* _TASK DATA_:
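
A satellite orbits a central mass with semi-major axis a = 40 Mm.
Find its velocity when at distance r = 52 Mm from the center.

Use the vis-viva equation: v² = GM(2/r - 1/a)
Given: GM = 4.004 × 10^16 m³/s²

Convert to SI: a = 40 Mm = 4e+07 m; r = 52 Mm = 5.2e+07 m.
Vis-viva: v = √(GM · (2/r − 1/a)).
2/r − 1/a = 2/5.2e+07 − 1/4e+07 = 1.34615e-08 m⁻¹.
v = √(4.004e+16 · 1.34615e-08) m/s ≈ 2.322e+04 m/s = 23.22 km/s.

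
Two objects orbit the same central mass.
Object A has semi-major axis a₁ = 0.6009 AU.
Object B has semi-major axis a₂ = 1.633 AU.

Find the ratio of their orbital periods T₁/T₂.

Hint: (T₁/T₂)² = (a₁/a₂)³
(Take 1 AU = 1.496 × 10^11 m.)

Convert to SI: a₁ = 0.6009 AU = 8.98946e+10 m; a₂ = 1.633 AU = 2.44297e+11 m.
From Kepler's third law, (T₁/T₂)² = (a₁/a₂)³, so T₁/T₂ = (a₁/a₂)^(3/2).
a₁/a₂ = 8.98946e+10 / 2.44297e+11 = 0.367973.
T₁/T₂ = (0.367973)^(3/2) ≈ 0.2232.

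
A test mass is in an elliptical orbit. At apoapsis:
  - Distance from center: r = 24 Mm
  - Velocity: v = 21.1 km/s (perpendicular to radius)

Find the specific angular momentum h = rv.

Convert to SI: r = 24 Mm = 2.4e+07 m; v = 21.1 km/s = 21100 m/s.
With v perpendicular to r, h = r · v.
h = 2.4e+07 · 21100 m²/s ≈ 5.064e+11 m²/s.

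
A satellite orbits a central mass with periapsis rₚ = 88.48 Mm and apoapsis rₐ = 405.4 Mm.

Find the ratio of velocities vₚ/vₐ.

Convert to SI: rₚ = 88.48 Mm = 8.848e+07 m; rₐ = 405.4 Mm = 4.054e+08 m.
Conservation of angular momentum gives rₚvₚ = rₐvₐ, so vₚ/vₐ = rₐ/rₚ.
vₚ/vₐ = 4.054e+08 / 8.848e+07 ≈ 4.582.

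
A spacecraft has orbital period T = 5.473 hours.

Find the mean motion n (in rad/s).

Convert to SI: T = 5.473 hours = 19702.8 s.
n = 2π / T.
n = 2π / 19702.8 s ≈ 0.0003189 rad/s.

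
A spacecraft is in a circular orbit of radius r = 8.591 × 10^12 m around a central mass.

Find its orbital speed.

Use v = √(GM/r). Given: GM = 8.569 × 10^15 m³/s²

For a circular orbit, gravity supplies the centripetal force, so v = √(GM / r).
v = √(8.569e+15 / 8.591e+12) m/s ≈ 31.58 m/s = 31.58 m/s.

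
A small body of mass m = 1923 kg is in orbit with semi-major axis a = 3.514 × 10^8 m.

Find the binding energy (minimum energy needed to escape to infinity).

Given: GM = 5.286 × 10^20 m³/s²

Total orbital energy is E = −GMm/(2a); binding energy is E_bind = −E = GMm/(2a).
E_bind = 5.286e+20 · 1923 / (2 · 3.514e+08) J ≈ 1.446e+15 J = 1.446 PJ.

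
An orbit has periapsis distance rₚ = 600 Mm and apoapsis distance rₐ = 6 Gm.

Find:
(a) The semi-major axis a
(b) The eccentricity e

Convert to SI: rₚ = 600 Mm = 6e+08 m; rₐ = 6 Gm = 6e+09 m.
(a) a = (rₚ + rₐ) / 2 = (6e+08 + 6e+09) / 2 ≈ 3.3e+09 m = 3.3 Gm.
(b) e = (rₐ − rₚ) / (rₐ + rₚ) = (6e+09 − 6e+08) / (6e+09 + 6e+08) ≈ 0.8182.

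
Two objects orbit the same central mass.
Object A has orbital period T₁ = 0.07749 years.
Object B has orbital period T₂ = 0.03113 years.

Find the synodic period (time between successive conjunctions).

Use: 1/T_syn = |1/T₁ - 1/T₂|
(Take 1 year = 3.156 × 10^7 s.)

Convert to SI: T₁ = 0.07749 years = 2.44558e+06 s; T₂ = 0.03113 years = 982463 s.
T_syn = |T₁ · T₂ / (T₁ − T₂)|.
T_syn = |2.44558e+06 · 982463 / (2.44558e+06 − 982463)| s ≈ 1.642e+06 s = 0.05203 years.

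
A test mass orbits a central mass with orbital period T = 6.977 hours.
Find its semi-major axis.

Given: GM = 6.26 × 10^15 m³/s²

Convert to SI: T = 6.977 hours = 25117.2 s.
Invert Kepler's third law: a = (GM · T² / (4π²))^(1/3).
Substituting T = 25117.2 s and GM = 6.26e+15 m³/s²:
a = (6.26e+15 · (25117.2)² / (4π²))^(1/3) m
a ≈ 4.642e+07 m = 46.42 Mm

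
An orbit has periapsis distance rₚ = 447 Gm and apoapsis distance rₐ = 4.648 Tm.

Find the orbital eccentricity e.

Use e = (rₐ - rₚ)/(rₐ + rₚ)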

* _TASK INSTRUCTIONS_: Reproduce only the lines above spanning from the line containing "Find its orbital speed." through the line containing "Find its semi-major axis.", word for word.

* _THE ANSWER_:
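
Find its orbital speed.

Use v = √(GM/r). Given: GM = 8.569 × 10^15 m³/s²

For a circular orbit, gravity supplies the centripetal force, so v = √(GM / r).
v = √(8.569e+15 / 8.591e+12) m/s ≈ 31.58 m/s = 31.58 m/s.

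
A small body of mass m = 1923 kg is in orbit with semi-major axis a = 3.514 × 10^8 m.

Find the binding energy (minimum energy needed to escape to infinity).

Given: GM = 5.286 × 10^20 m³/s²

Total orbital energy is E = −GMm/(2a); binding energy is E_bind = −E = GMm/(2a).
E_bind = 5.286e+20 · 1923 / (2 · 3.514e+08) J ≈ 1.446e+15 J = 1.446 PJ.

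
An orbit has periapsis distance rₚ = 600 Mm and apoapsis distance rₐ = 6 Gm.

Find:
(a) The semi-major axis a
(b) The eccentricity e

Convert to SI: rₚ = 600 Mm = 6e+08 m; rₐ = 6 Gm = 6e+09 m.
(a) a = (rₚ + rₐ) / 2 = (6e+08 + 6e+09) / 2 ≈ 3.3e+09 m = 3.3 Gm.
(b) e = (rₐ − rₚ) / (rₐ + rₚ) = (6e+09 − 6e+08) / (6e+09 + 6e+08) ≈ 0.8182.

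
Two objects orbit the same central mass.
Object A has orbital period T₁ = 0.07749 years.
Object B has orbital period T₂ = 0.03113 years.

Find the synodic period (time between successive conjunctions).

Use: 1/T_syn = |1/T₁ - 1/T₂|
(Take 1 year = 3.156 × 10^7 s.)

Convert to SI: T₁ = 0.07749 years = 2.44558e+06 s; T₂ = 0.03113 years = 982463 s.
T_syn = |T₁ · T₂ / (T₁ − T₂)|.
T_syn = |2.44558e+06 · 982463 / (2.44558e+06 − 982463)| s ≈ 1.642e+06 s = 0.05203 years.

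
A test mass orbits a central mass with orbital period T = 6.977 hours.
Find its semi-major axis.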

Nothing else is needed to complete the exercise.